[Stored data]
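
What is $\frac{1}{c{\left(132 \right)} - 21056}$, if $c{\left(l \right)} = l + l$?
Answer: $- \frac{1}{20792} \approx -4.8095 \cdot 10^{-5}$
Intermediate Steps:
$c{\left(l \right)} = 2 l$
$\frac{1}{c{\left(132 \right)} - 21056} = \frac{1}{2 \cdot 132 - 21056} = \frac{1}{264 - 21056} = \frac{1}{-20792} = - \frac{1}{20792}$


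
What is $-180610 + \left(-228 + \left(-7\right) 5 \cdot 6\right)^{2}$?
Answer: $11234$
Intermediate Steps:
$-180610 + \left(-228 + \left(-7\right) 5 \cdot 6\right)^{2} = -180610 + \left(-228 - 210\right)^{2} = -180610 + \left(-438\right)^{2} = -180610 + 191844 = 11234$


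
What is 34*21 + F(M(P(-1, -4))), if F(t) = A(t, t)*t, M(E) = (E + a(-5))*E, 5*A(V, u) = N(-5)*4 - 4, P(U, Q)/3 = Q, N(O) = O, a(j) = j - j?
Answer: 114/5 ≈ 22.800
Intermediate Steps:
a(j) = 0
P(U, Q) = 3*Q
A(V, u) = -24/5 (A(V, u) = (-5*4 - 4)/5 = (-20 - 4)/5 = (1/5)*(-24) = -24/5)
M(E) = E**2 (M(E) = (E + 0)*E = E*E = E**2)
F(t) = -24*t/5
34*21 + F(M(P(-1, -4))) = 34*21 - 24*(3*(-4))**2/5 = 714 - 24/5*(-12)**2 = 714 - 24/5*144 = 714 - 3456/5 = 114/5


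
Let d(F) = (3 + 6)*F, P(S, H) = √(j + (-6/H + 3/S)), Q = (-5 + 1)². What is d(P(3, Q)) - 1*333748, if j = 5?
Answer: -333748 + 27*√10/4 ≈ -3.3373e+5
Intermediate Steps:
Q = 16 (Q = (-4)² = 16)
P(S, H) = √(5 - 6/H + 3/S) (P(S, H) = √(5 + (-6/H + 3/S)) = √(5 - 6/H + 3/S))
d(F) = 9*F
d(P(3, Q)) - 1*333748 = 9*√(5 - 6/16 + 3/3) - 1*333748 = 9*√(5 - 6*1/16 + 3*(⅓)) - 333748 = 9*√(5 - 3/8 + 1) - 333748 = 9*√(45/8) - 333748 = 9*(3*√10/4) - 333748 = 27*√10/4 - 333748 = -333748 + 27*√10/4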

The task:
Give the count of lines in the data shown above that contain "What", and nothing else.

Answer below:
4